**The problem**:
Each line below that carries the string "indices" must appear in the answer.
Top of The data
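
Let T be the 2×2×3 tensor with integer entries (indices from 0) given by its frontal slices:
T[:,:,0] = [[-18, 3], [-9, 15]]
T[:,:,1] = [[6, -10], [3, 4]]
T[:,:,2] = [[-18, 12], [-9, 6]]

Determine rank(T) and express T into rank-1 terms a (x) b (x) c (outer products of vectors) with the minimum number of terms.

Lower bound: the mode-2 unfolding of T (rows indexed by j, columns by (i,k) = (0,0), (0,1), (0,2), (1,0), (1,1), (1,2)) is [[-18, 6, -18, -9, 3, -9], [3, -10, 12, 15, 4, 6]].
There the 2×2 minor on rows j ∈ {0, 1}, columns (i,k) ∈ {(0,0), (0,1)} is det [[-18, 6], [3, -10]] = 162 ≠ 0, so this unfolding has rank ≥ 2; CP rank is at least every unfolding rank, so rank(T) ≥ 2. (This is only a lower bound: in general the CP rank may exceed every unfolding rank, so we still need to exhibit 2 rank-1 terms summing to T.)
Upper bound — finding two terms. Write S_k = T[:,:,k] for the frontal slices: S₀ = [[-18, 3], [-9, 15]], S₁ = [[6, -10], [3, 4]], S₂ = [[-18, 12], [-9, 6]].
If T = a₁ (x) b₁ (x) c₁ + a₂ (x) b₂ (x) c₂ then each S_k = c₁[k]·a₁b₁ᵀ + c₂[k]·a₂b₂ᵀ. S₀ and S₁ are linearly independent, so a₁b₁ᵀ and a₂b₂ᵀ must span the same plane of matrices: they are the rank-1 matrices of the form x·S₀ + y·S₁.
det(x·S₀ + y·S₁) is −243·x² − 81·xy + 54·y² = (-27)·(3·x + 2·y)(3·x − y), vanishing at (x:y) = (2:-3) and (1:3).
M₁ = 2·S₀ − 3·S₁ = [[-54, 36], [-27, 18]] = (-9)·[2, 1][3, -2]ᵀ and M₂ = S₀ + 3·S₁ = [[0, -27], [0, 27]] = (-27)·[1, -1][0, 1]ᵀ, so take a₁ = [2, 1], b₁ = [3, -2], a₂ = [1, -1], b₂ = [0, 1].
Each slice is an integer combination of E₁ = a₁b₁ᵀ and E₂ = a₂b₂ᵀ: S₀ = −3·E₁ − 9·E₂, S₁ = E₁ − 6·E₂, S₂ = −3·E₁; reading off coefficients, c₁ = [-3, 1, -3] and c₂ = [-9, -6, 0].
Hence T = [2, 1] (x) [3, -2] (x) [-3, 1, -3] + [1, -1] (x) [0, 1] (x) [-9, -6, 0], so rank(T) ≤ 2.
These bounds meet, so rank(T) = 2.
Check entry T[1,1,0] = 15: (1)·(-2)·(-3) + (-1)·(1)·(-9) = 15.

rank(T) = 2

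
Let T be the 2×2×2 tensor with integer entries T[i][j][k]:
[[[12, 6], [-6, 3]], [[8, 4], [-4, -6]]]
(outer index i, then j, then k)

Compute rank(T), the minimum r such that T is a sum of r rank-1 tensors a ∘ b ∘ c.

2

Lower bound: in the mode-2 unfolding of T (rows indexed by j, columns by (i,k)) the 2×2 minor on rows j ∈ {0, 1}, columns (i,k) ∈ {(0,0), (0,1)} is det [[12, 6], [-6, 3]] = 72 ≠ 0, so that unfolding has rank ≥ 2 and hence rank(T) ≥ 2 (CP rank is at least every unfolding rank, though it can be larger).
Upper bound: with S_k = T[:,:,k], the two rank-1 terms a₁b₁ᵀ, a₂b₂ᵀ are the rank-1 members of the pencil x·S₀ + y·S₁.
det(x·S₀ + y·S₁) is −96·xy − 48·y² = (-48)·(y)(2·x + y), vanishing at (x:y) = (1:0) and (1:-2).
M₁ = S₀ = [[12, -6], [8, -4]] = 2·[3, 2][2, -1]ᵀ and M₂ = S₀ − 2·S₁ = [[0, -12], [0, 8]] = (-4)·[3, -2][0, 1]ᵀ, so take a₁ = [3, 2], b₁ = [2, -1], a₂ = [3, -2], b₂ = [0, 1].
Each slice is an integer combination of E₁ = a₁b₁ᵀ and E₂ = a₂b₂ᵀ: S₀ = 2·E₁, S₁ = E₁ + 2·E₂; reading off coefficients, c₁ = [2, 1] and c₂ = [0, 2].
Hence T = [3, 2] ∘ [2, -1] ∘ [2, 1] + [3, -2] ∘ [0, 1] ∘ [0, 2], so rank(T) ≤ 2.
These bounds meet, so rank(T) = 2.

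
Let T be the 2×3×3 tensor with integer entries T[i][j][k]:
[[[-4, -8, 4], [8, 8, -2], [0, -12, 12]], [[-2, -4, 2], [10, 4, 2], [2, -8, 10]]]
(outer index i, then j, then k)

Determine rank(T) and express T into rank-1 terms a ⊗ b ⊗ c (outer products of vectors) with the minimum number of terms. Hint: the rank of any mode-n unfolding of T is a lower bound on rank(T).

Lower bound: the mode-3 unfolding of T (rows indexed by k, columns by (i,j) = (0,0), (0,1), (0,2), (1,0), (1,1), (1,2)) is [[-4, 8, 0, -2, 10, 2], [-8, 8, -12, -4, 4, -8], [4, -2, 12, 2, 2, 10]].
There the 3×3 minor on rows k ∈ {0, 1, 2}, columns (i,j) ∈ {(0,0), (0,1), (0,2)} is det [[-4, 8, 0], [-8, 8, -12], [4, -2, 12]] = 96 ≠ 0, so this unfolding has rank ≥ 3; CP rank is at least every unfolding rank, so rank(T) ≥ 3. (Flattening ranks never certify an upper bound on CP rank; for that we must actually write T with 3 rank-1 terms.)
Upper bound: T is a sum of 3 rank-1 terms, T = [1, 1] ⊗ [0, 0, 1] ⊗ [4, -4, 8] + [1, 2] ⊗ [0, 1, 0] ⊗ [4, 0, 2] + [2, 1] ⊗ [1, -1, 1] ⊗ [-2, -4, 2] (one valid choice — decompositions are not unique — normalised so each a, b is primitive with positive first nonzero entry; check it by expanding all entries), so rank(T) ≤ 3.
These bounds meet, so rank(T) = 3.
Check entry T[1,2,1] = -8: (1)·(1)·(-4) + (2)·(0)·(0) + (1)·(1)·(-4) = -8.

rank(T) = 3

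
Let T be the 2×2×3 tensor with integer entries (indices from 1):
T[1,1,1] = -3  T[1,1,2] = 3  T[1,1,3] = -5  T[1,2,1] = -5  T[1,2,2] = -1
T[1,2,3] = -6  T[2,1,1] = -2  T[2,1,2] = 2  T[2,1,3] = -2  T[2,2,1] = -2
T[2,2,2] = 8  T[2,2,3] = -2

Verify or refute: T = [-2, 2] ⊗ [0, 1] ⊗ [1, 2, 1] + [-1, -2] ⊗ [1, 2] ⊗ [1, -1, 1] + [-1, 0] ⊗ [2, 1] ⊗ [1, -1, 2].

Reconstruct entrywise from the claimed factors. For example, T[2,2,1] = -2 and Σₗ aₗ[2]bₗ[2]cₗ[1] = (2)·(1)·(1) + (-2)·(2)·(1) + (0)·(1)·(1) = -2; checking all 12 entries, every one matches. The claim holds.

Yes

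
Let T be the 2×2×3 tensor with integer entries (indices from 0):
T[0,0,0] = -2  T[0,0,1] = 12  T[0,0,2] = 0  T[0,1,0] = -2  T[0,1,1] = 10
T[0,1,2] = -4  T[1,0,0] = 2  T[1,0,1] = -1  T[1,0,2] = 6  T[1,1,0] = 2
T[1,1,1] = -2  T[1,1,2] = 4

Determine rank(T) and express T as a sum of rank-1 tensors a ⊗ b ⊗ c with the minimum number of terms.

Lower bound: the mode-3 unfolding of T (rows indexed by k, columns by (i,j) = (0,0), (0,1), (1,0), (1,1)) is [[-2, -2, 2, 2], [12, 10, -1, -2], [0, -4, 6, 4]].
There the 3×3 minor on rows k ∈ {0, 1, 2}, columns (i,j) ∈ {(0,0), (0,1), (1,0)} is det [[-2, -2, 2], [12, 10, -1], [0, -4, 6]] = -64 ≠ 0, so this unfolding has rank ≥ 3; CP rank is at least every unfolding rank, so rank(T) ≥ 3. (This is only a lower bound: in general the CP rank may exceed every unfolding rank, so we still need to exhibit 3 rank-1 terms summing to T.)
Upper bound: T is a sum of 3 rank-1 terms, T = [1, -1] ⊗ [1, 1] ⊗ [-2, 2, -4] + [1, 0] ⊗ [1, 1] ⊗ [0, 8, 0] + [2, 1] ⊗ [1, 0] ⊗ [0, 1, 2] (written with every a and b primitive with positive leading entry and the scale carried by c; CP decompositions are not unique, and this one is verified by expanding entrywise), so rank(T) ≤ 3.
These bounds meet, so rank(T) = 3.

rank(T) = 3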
Bottom of The data
**Output for this task**:
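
Let T be the 2×2×3 tensor with integer entries (indices from 0) given by its frontal slices:
Let T be the 2×2×3 tensor with integer entries (indices from 1):
Let T be the 2×2×3 tensor with integer entries (indices from 0):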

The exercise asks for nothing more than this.